[[ THE RECORDS open ]]

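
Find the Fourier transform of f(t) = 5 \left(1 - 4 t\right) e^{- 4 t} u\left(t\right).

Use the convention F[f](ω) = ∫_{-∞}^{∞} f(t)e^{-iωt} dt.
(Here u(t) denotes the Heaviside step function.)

F(ω) = \frac{5 i \omega}{- \omega^{2} + 8 i \omega + 16}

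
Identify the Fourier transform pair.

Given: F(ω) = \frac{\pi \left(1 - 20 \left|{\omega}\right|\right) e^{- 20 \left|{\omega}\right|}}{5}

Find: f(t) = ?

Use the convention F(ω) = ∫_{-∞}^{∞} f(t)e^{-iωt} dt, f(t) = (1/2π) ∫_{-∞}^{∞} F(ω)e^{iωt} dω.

f(t) = \frac{8 t^{2}}{\left(t^{2} + 400\right)^{2}}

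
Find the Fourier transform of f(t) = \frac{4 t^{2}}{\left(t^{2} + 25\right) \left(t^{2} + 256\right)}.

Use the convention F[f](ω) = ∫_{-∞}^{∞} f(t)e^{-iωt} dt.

F(ω) = \frac{4 \pi \left(16 - 5 e^{11 \left|{\omega}\right|}\right) e^{- 16 \left|{\omega}\right|}}{231}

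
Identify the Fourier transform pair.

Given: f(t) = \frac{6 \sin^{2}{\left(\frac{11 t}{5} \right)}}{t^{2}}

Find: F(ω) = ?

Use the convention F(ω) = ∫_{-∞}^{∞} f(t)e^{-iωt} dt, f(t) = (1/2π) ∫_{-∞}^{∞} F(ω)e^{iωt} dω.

F(ω) = \begin{cases} \frac{3 \pi \left(22 - 5 \left|{\omega}\right|\right)}{5} & \text{for}\: \omega > - \frac{22}{5} \wedge \omega < \frac{22}{5} \\0 & \text{otherwise} \end{cases}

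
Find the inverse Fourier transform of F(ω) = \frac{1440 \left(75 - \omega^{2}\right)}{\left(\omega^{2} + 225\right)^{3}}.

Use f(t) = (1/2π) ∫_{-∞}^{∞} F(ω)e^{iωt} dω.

f(t) = 8 t^{2} e^{- 15 \left|{t}\right|}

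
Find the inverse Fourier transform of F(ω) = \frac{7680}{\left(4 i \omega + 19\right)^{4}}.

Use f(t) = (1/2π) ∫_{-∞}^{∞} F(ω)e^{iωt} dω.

f(t) = 5 t^{3} e^{- \frac{19 t}{4}} u\left(t\right)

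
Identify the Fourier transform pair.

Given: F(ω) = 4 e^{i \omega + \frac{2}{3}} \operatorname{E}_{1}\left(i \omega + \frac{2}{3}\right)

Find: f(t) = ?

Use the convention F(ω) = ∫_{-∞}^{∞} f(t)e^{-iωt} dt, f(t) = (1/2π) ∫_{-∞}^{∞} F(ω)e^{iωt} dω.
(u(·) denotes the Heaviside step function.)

f(t) = \frac{4 e^{- \frac{2 t}{3}} u\left(t\right)}{t + 1}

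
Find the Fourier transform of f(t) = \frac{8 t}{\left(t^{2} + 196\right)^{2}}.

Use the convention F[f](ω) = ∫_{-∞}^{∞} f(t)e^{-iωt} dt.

F(ω) = - \frac{2 i \pi \omega e^{- 14 \left|{\omega}\right|}}{7}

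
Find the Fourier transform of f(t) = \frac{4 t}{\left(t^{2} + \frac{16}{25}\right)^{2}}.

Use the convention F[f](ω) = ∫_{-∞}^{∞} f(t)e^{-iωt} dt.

F(ω) = - \frac{5 i \pi \omega e^{- \frac{4 \left|{\omega}\right|}{5}}}{2}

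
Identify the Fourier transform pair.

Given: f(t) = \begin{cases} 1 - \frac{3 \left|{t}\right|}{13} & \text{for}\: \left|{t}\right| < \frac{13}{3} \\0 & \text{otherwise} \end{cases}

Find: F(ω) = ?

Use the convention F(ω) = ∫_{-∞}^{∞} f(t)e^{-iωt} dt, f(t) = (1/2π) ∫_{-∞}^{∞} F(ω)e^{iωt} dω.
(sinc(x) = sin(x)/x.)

F(ω) = \frac{13 \operatorname{sinc}^{2}{\left(\frac{13 \omega}{6} \right)}}{3}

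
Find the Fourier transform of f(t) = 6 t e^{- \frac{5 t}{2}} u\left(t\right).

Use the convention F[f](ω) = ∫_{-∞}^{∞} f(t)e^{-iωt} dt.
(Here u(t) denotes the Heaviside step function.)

F(ω) = \frac{24}{\left(2 i \omega + 5\right)^{2}}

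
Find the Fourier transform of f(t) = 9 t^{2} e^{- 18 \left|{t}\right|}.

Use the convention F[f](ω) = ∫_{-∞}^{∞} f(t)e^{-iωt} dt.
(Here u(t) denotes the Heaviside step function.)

F(ω) = \frac{1944 \left(108 - \omega^{2}\right)}{\left(\omega^{2} + 324\right)^{3}}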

[[ THE RECORDS closed ]]

WORK TO COMPLETE —
Take the entries above and repeat them. Alter nothing.

TASK RESULT —
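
Find the Fourier transform of f(t) = 5 \left(1 - 4 t\right) e^{- 4 t} u\left(t\right).

Use the convention F[f](ω) = ∫_{-∞}^{∞} f(t)e^{-iωt} dt.
(Here u(t) denotes the Heaviside step function.)

F(ω) = \frac{5 i \omega}{- \omega^{2} + 8 i \omega + 16}

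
Identify the Fourier transform pair.

Given: F(ω) = \frac{\pi \left(1 - 20 \left|{\omega}\right|\right) e^{- 20 \left|{\omega}\right|}}{5}

Find: f(t) = ?

Use the convention F(ω) = ∫_{-∞}^{∞} f(t)e^{-iωt} dt, f(t) = (1/2π) ∫_{-∞}^{∞} F(ω)e^{iωt} dω.

f(t) = \frac{8 t^{2}}{\left(t^{2} + 400\right)^{2}}

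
Find the Fourier transform of f(t) = \frac{4 t^{2}}{\left(t^{2} + 25\right) \left(t^{2} + 256\right)}.

Use the convention F[f](ω) = ∫_{-∞}^{∞} f(t)e^{-iωt} dt.

F(ω) = \frac{4 \pi \left(16 - 5 e^{11 \left|{\omega}\right|}\right) e^{- 16 \left|{\omega}\right|}}{231}

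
Identify the Fourier transform pair.

Given: f(t) = \frac{6 \sin^{2}{\left(\frac{11 t}{5} \right)}}{t^{2}}

Find: F(ω) = ?

Use the convention F(ω) = ∫_{-∞}^{∞} f(t)e^{-iωt} dt, f(t) = (1/2π) ∫_{-∞}^{∞} F(ω)e^{iωt} dω.

F(ω) = \begin{cases} \frac{3 \pi \left(22 - 5 \left|{\omega}\right|\right)}{5} & \text{for}\: \omega > - \frac{22}{5} \wedge \omega < \frac{22}{5} \\0 & \text{otherwise} \end{cases}

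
Find the inverse Fourier transform of F(ω) = \frac{1440 \left(75 - \omega^{2}\right)}{\left(\omega^{2} + 225\right)^{3}}.

Use f(t) = (1/2π) ∫_{-∞}^{∞} F(ω)e^{iωt} dω.

f(t) = 8 t^{2} e^{- 15 \left|{t}\right|}

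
Find the inverse Fourier transform of F(ω) = \frac{7680}{\left(4 i \omega + 19\right)^{4}}.

Use f(t) = (1/2π) ∫_{-∞}^{∞} F(ω)e^{iωt} dω.

f(t) = 5 t^{3} e^{- \frac{19 t}{4}} u\left(t\right)

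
Identify the Fourier transform pair.

Given: F(ω) = 4 e^{i \omega + \frac{2}{3}} \operatorname{E}_{1}\left(i \omega + \frac{2}{3}\right)

Find: f(t) = ?

Use the convention F(ω) = ∫_{-∞}^{∞} f(t)e^{-iωt} dt, f(t) = (1/2π) ∫_{-∞}^{∞} F(ω)e^{iωt} dω.
(u(·) denotes the Heaviside step function.)

f(t) = \frac{4 e^{- \frac{2 t}{3}} u\left(t\right)}{t + 1}

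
Find the Fourier transform of f(t) = \frac{8 t}{\left(t^{2} + 196\right)^{2}}.

Use the convention F[f](ω) = ∫_{-∞}^{∞} f(t)e^{-iωt} dt.

F(ω) = - \frac{2 i \pi \omega e^{- 14 \left|{\omega}\right|}}{7}

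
Find the Fourier transform of f(t) = \frac{4 t}{\left(t^{2} + \frac{16}{25}\right)^{2}}.

Use the convention F[f](ω) = ∫_{-∞}^{∞} f(t)e^{-iωt} dt.

F(ω) = - \frac{5 i \pi \omega e^{- \frac{4 \left|{\omega}\right|}{5}}}{2}

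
Identify the Fourier transform pair.

Given: f(t) = \begin{cases} 1 - \frac{3 \left|{t}\right|}{13} & \text{for}\: \left|{t}\right| < \frac{13}{3} \\0 & \text{otherwise} \end{cases}

Find: F(ω) = ?

Use the convention F(ω) = ∫_{-∞}^{∞} f(t)e^{-iωt} dt, f(t) = (1/2π) ∫_{-∞}^{∞} F(ω)e^{iωt} dω.
(sinc(x) = sin(x)/x.)

F(ω) = \frac{13 \operatorname{sinc}^{2}{\left(\frac{13 \omega}{6} \right)}}{3}

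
Find the Fourier transform of f(t) = 6 t e^{- \frac{5 t}{2}} u\left(t\right).

Use the convention F[f](ω) = ∫_{-∞}^{∞} f(t)e^{-iωt} dt.
(Here u(t) denotes the Heaviside step function.)

F(ω) = \frac{24}{\left(2 i \omega + 5\right)^{2}}

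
Find the Fourier transform of f(t) = 9 t^{2} e^{- 18 \left|{t}\right|}.

Use the convention F[f](ω) = ∫_{-∞}^{∞} f(t)e^{-iωt} dt.
(Here u(t) denotes the Heaviside step function.)

F(ω) = \frac{1944 \left(108 - \omega^{2}\right)}{\left(\omega^{2} + 324\right)^{3}}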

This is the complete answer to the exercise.